Saved entries:
▶
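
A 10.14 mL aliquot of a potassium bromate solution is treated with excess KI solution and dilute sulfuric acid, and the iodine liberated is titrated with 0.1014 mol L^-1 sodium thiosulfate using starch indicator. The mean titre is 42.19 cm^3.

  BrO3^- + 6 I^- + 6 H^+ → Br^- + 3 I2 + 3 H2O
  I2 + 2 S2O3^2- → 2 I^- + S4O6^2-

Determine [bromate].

0.07032 mol/L

n(S2O3^2-) = 0.04219 × 0.1014 = 4.278 × 10^-3 mol
n(I2) = n(S2O3^2-)/2 = 2.139 × 10^-3 mol
From the 1:3 ratio, n(BrO3^-) in the aliquot = 1/3 × 2.139 × 10^-3 = 7.130 × 10^-4 mol
[BrO3^-] = 7.130 × 10^-4 / 0.01014 = 0.07032 mol/L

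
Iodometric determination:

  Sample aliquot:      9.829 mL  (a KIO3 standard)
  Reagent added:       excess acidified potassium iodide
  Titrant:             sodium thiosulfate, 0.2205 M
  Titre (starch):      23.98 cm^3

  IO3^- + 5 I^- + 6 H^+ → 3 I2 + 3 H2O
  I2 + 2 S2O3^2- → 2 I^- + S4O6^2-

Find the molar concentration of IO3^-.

0.08966 M

n(S2O3^2-) = 0.02398 × 0.2205 = 5.288 × 10^-3 mol
n(I2) = n(S2O3^2-)/2 = 2.644 × 10^-3 mol
From the 1:3 ratio, n(IO3^-) in the aliquot = 1/3 × 2.644 × 10^-3 = 8.813 × 10^-4 mol
[IO3^-] = 8.813 × 10^-4 / 0.009829 = 0.08966 mol/L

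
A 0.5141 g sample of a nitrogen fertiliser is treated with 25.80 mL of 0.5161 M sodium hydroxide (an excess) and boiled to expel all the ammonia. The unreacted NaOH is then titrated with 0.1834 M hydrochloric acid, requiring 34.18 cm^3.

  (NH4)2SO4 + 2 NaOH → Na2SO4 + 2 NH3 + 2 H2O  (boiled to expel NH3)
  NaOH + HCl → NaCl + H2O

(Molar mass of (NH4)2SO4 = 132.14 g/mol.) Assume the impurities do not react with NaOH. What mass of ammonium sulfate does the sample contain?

n(NaOH) added = 0.02580 × 0.5161 = 0.01332 mol
n(HCl) used in back-titration = 0.03418 × 0.1834 = 6.269 × 10^-3 mol
n(NaOH) left over = 6.269 × 10^-3 mol (1:1 ratio)
n(NaOH) consumed by analyte = 0.01332 − 6.269 × 10^-3 = 7.047 × 10^-3 mol
From the 1:2 ratio, n((NH4)2SO4) = 1/2 × 7.047 × 10^-3 = 3.523 × 10^-3 mol
mass of (NH4)2SO4 = 3.523 × 10^-3 × 132.14 = 0.4656 g

0.4656 g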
◀
Reproduce all lines from the records above that include the word "treated".

EXERCISE ANSWER:
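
A 10.14 mL aliquot of a potassium bromate solution is treated with excess KI solution and dilute sulfuric acid, and the iodine liberated is titrated with 0.1014 mol L^-1 sodium thiosulfate using starch indicator. The mean titre is 42.19 cm^3.
A 0.5141 g sample of a nitrogen fertiliser is treated with 25.80 mL of 0.5161 M sodium hydroxide (an excess) and boiled to expel all the ammonia. The unreacted NaOH is then titrated with 0.1834 M hydrochloric acid, requiring 34.18 cm^3.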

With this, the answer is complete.